Problem requirements: Start to finish, the listing must be rewritten exactly.

——————

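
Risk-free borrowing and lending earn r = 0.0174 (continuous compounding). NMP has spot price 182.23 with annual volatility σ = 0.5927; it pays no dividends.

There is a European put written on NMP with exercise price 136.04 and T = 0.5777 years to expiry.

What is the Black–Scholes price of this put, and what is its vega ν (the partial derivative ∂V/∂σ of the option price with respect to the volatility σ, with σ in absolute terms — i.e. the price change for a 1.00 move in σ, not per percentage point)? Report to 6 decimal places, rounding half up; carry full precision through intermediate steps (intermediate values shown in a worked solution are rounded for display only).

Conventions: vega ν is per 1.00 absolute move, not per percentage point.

σ√T = 0.5927·√0.5777 = 0.450491
d₁ = (ln(S/K) + (r+σ²/2)T) / (σ√T) = (ln(182.23/136.04) + (0.0174+0.5927²/2)·0.5777) / 0.450491 = (0.292321 + 0.111523) / 0.450491 = 0.896452
d₂ = d₁ − σ√T = 0.896452 − 0.450491 = 0.445961
e^{−rT} = 0.989998
N(−d₁) = 0.185006,  N(−d₂) = 0.327813
Put price V = K·e^{−rT}·N(−d₂) − S·N(−d₁) = 44.149594 − 33.713572 = 10.436022
φ(d₁) = (1/√(2π))·e^{−d₁²/2} = 0.266935
ν = S·φ(d₁)·√T = 36.972241

price = 10.436022
ν = 36.972241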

——————

Result of the exercise:
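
Risk-free borrowing and lending earn r = 0.0174 (continuous compounding). NMP has spot price 182.23 with annual volatility σ = 0.5927; it pays no dividends.

There is a European put written on NMP with exercise price 136.04 and T = 0.5777 years to expiry.

What is the Black–Scholes price of this put, and what is its vega ν (the partial derivative ∂V/∂σ of the option price with respect to the volatility σ, with σ in absolute terms — i.e. the price change for a 1.00 move in σ, not per percentage point)? Report to 6 decimal places, rounding half up; carry full precision through intermediate steps (intermediate values shown in a worked solution are rounded for display only).

Conventions: vega ν is per 1.00 absolute move, not per percentage point.

σ√T = 0.5927·√0.5777 = 0.450491
d₁ = (ln(S/K) + (r+σ²/2)T) / (σ√T) = (ln(182.23/136.04) + (0.0174+0.5927²/2)·0.5777) / 0.450491 = (0.292321 + 0.111523) / 0.450491 = 0.896452
d₂ = d₁ − σ√T = 0.896452 − 0.450491 = 0.445961
e^{−rT} = 0.989998
N(−d₁) = 0.185006,  N(−d₂) = 0.327813
Put price V = K·e^{−rT}·N(−d₂) − S·N(−d₁) = 44.149594 − 33.713572 = 10.436022
φ(d₁) = (1/√(2π))·e^{−d₁²/2} = 0.266935
ν = S·φ(d₁)·√T = 36.972241

price = 10.436022
ν = 36.972241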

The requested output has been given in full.